Your answer should be an exact copy of the data.

BEGIN Input

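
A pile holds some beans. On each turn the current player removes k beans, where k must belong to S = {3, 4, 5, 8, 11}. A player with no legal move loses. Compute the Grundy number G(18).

1

G(0) = 0
G(1) = mex{} = 0
G(2) = mex{} = 0
G(3) = mex{0} = 1
G(4) = mex{0,0} = 1
G(5) = mex{0,0,0} = 1
G(6) = mex{1,0,0} = 2
G(7) = mex{1,1,0} = 2
G(8) = mex{1,1,1,0} = 2
G(9) = mex{2,1,1,0} = 3
G(10) = mex{2,2,1,0} = 3
G(11) = mex{2,2,2,1,0} = 3
G(12) = mex{3,2,2,1,0} = 4
G(13) = mex{3,3,2,1,0} = 4
G(14) = mex{3,3,3,2,1} = 0
G(15) = mex{4,3,3,2,1} = 0
G(16) = mex{4,4,3,2,1} = 0
G(17) = mex{0,4,4,3,2} = 1
G(18) = mex{0,0,4,3,2} = 1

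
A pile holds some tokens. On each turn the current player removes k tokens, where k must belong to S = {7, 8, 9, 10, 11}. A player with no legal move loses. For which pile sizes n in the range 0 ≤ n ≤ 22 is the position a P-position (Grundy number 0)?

0, 1, 2, 3, 4, 5, 6, 18, 19, 20, 21, 22

G(0) = 0
G(1) = mex{} = 0
G(2) = mex{} = 0
G(3) = mex{} = 0
G(4) = mex{} = 0
G(5) = mex{} = 0
G(6) = mex{} = 0
G(7) = mex{0} = 1
G(8) = mex{0,0} = 1
G(9) = mex{0,0,0} = 1
G(10) = mex{0,0,0,0} = 1
G(11) = mex{0,0,0,0,0} = 1
G(12) = mex{0,0,0,0,0} = 1
G(13) = mex{0,0,0,0,0} = 1
G(14) = mex{1,0,0,0,0} = 2
G(15) = mex{1,1,0,0,0} = 2
G(16) = mex{1,1,1,0,0} = 2
G(17) = mex{1,1,1,1,0} = 2
G(18) = mex{1,1,1,1,1} = 0
G(19) = mex{1,1,1,1,1} = 0
G(20) = mex{1,1,1,1,1} = 0
G(21) = mex{2,1,1,1,1} = 0
G(22) = mex{2,2,1,1,1} = 0
P-positions are exactly the n with G(n) = 0.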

END Input

- **Exercise solution**
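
A pile holds some beans. On each turn the current player removes k beans, where k must belong to S = {3, 4, 5, 8, 11}. A player with no legal move loses. Compute the Grundy number G(18).

1

G(0) = 0
G(1) = mex{} = 0
G(2) = mex{} = 0
G(3) = mex{0} = 1
G(4) = mex{0,0} = 1
G(5) = mex{0,0,0} = 1
G(6) = mex{1,0,0} = 2
G(7) = mex{1,1,0} = 2
G(8) = mex{1,1,1,0} = 2
G(9) = mex{2,1,1,0} = 3
G(10) = mex{2,2,1,0} = 3
G(11) = mex{2,2,2,1,0} = 3
G(12) = mex{3,2,2,1,0} = 4
G(13) = mex{3,3,2,1,0} = 4
G(14) = mex{3,3,3,2,1} = 0
G(15) = mex{4,3,3,2,1} = 0
G(16) = mex{4,4,3,2,1} = 0
G(17) = mex{0,4,4,3,2} = 1
G(18) = mex{0,0,4,3,2} = 1

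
A pile holds some tokens. On each turn the current player removes k tokens, where k must belong to S = {7, 8, 9, 10, 11}. A player with no legal move loses. For which pile sizes n in the range 0 ≤ n ≤ 22 is the position a P-position (Grundy number 0)?

0, 1, 2, 3, 4, 5, 6, 18, 19, 20, 21, 22

G(0) = 0
G(1) = mex{} = 0
G(2) = mex{} = 0
G(3) = mex{} = 0
G(4) = mex{} = 0
G(5) = mex{} = 0
G(6) = mex{} = 0
G(7) = mex{0} = 1
G(8) = mex{0,0} = 1
G(9) = mex{0,0,0} = 1
G(10) = mex{0,0,0,0} = 1
G(11) = mex{0,0,0,0,0} = 1
G(12) = mex{0,0,0,0,0} = 1
G(13) = mex{0,0,0,0,0} = 1
G(14) = mex{1,0,0,0,0} = 2
G(15) = mex{1,1,0,0,0} = 2
G(16) = mex{1,1,1,0,0} = 2
G(17) = mex{1,1,1,1,0} = 2
G(18) = mex{1,1,1,1,1} = 0
G(19) = mex{1,1,1,1,1} = 0
G(20) = mex{1,1,1,1,1} = 0
G(21) = mex{2,1,1,1,1} = 0
G(22) = mex{2,2,1,1,1} = 0
P-positions are exactly the n with G(n) = 0.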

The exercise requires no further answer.